From the data underneath, reproduce exactly the stretch that begins at the line with "- Feb 16, 1997: Ionex" and ends after the line with "- Apr 26, 1997: Ionex".

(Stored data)

╭──

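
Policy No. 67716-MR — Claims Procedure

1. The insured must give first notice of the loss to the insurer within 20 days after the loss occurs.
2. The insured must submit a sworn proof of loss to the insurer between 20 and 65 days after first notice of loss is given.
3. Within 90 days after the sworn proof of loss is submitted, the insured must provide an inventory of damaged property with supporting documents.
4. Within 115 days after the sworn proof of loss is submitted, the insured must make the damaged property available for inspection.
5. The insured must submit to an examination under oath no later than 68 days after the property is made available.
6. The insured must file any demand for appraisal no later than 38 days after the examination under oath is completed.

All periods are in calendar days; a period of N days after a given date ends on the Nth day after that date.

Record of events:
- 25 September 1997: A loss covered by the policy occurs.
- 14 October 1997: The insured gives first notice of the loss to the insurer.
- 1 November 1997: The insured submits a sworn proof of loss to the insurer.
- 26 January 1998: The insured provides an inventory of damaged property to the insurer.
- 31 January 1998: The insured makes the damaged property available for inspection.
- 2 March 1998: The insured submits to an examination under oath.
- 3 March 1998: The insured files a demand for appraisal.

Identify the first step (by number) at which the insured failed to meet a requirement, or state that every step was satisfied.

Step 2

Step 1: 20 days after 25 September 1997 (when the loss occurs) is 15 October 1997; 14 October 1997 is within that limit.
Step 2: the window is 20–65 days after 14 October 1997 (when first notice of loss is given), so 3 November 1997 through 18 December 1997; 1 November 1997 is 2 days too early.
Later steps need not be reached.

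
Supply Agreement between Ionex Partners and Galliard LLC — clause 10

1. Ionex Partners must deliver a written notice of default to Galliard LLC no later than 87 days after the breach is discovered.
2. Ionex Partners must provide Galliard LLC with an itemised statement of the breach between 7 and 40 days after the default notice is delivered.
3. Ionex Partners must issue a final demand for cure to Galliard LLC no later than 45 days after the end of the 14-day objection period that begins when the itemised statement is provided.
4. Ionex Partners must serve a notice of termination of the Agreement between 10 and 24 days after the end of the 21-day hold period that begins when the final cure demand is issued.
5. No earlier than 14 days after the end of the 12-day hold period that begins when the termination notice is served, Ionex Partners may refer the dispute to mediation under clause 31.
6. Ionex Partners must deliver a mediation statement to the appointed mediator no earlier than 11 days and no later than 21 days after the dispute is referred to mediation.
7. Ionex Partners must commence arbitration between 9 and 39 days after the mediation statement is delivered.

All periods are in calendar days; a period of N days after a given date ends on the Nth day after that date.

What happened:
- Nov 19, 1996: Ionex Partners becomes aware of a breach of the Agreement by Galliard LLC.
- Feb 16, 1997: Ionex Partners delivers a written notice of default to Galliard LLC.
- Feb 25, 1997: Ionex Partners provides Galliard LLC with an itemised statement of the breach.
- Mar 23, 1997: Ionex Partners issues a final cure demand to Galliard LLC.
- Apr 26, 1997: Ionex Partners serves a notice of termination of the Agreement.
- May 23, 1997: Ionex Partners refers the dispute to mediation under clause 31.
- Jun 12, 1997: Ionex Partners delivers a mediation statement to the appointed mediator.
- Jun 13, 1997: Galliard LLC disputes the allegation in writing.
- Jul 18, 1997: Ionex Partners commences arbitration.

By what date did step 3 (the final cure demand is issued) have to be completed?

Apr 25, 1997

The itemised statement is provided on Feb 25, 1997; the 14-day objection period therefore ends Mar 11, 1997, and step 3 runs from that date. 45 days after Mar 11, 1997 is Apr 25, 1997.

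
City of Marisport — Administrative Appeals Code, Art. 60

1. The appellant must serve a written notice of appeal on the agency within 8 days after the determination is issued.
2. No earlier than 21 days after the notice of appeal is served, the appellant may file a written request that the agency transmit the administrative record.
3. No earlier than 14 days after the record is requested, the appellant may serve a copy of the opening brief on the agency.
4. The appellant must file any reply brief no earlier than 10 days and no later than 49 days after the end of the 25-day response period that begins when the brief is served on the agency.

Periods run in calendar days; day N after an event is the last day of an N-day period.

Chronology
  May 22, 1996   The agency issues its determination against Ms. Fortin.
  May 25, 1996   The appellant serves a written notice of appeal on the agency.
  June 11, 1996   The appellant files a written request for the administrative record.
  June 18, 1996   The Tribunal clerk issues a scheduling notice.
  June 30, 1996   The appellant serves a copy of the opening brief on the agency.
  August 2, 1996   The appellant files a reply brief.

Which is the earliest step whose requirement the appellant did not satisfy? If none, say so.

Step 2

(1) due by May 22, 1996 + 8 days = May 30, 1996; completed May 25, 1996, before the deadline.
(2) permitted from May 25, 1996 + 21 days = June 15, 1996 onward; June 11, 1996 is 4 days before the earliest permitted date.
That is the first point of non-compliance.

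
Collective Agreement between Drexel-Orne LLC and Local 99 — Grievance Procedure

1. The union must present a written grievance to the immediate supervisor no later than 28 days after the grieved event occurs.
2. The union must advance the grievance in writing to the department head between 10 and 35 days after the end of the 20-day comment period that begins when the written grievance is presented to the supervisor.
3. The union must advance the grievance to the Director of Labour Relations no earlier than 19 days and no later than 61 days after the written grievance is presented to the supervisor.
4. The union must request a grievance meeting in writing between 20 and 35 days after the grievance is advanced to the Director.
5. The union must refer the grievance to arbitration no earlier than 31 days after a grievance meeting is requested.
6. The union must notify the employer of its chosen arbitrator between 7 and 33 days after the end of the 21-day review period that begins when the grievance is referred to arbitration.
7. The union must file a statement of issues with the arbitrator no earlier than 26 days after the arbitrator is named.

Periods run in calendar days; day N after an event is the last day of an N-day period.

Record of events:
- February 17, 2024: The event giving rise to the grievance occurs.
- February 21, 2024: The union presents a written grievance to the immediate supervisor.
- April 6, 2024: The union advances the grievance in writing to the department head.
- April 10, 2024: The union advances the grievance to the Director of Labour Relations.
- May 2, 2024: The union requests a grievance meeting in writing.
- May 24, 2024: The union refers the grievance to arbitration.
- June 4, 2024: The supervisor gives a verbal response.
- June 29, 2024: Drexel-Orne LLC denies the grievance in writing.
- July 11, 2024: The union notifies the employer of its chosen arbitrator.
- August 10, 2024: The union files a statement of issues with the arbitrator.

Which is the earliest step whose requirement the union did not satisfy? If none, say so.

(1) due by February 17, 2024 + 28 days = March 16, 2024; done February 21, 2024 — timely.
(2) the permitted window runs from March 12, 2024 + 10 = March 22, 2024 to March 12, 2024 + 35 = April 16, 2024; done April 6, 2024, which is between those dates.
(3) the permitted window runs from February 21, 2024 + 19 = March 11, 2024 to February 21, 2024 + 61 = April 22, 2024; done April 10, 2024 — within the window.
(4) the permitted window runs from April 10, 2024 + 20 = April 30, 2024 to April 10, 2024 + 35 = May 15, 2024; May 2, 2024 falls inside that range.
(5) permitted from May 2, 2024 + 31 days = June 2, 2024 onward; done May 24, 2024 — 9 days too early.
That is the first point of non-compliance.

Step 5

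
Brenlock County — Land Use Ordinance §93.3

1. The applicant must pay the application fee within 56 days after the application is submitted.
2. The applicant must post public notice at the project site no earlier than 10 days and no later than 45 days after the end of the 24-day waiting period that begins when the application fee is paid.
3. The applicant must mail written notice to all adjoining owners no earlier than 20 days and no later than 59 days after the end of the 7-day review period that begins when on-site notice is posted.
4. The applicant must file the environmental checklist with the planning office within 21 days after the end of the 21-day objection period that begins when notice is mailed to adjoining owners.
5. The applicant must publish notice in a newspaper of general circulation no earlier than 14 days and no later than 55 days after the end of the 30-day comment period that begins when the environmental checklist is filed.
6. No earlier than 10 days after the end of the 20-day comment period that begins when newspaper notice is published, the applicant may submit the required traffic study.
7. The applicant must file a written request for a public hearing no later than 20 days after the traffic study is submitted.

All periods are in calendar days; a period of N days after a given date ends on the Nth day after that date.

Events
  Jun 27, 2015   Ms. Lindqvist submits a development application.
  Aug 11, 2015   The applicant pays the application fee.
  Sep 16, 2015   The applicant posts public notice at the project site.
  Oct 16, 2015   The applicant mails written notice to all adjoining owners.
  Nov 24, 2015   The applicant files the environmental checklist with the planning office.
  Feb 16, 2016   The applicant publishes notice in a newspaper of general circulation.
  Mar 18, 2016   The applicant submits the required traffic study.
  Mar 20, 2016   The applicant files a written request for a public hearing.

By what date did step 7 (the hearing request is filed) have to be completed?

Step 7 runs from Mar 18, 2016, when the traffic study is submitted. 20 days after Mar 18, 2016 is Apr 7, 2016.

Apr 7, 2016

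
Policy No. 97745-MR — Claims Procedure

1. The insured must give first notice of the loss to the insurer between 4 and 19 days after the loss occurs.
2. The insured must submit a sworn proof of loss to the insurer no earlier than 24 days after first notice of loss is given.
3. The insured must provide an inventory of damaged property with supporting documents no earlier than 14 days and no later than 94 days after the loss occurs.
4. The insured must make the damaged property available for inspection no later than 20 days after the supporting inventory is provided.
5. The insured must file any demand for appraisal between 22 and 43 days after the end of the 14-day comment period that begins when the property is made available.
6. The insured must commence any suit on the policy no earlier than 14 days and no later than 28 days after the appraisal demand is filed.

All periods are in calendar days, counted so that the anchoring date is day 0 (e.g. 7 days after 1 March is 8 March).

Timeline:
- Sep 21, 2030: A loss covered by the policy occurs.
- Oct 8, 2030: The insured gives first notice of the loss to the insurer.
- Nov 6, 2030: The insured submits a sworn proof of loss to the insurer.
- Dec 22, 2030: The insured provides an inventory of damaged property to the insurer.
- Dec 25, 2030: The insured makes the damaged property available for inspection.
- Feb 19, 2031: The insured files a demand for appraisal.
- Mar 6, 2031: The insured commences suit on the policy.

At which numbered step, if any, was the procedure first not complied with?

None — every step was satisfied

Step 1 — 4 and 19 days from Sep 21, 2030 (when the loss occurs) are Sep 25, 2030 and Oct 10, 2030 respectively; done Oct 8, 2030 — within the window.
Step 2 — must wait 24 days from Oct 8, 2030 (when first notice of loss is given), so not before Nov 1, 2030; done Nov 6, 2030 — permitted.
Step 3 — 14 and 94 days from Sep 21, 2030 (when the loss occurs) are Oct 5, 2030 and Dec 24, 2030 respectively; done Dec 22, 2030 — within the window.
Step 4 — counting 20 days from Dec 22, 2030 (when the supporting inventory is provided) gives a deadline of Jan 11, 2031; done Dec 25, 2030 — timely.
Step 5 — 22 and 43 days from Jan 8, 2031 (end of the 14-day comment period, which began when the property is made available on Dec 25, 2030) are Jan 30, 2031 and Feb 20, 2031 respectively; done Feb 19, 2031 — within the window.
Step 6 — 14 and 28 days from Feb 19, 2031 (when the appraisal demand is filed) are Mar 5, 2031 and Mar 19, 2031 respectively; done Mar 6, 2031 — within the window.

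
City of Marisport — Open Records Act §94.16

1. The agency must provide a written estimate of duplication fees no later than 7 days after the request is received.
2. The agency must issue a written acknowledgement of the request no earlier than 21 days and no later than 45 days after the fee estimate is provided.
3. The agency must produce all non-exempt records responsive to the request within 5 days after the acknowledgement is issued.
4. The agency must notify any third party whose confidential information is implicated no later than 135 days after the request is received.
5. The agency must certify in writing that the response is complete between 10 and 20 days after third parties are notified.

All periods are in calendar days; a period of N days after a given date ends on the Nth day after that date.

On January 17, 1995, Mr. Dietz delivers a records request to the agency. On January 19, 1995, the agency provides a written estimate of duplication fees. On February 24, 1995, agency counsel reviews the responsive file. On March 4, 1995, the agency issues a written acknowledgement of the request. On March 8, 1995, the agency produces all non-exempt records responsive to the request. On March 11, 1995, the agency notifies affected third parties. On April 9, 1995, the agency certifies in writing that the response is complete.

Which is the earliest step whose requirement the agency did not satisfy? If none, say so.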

╰──

### Exercise answer
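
- Feb 16, 1997: Ionex Partners delivers a written notice of default to Galliard LLC.
- Feb 25, 1997: Ionex Partners provides Galliard LLC with an itemised statement of the breach.
- Mar 23, 1997: Ionex Partners issues a final cure demand to Galliard LLC.
- Apr 26, 1997: Ionex Partners serves a notice of termination of the Agreement.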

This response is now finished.